(Records contained in a dataset)
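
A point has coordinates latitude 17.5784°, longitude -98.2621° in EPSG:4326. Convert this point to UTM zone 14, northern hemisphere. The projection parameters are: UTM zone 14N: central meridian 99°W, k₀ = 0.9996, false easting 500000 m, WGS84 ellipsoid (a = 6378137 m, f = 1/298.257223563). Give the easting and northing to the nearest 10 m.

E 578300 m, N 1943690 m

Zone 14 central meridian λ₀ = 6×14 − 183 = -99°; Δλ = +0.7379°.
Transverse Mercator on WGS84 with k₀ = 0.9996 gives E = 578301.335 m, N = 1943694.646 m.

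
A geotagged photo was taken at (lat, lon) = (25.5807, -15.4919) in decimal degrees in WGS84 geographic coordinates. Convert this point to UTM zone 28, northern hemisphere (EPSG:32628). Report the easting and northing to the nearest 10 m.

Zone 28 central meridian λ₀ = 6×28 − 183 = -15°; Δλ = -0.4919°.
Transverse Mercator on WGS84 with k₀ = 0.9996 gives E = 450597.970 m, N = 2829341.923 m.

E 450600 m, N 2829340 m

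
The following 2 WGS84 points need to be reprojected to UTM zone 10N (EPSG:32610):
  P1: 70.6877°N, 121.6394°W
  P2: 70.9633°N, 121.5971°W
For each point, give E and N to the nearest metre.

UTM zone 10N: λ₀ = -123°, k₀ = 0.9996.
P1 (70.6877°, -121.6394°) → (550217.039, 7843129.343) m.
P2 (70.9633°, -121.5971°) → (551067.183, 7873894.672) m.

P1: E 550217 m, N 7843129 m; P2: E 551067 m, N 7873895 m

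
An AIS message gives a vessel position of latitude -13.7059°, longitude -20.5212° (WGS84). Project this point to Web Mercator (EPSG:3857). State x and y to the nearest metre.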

Aim of the exercise » Reproduce the final stretch of the data above: every line from the one holding "P2: 70.9633°N, 121.5971°W" through the end, inclusive, exactly as written and nothing else.

Exercise solution »
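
  P2: 70.9633°N, 121.5971°W
For each point, give E and N to the nearest metre.

UTM zone 10N: λ₀ = -123°, k₀ = 0.9996.
P1 (70.6877°, -121.6394°) → (550217.039, 7843129.343) m.
P2 (70.9633°, -121.5971°) → (551067.183, 7873894.672) m.

P1: E 550217 m, N 7843129 m; P2: E 551067 m, N 7873895 m

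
An AIS message gives a vessel position of latitude -13.7059°, longitude -20.5212° (WGS84). Project this point to Web Mercator (EPSG:3857). State x and y to the nearest metre.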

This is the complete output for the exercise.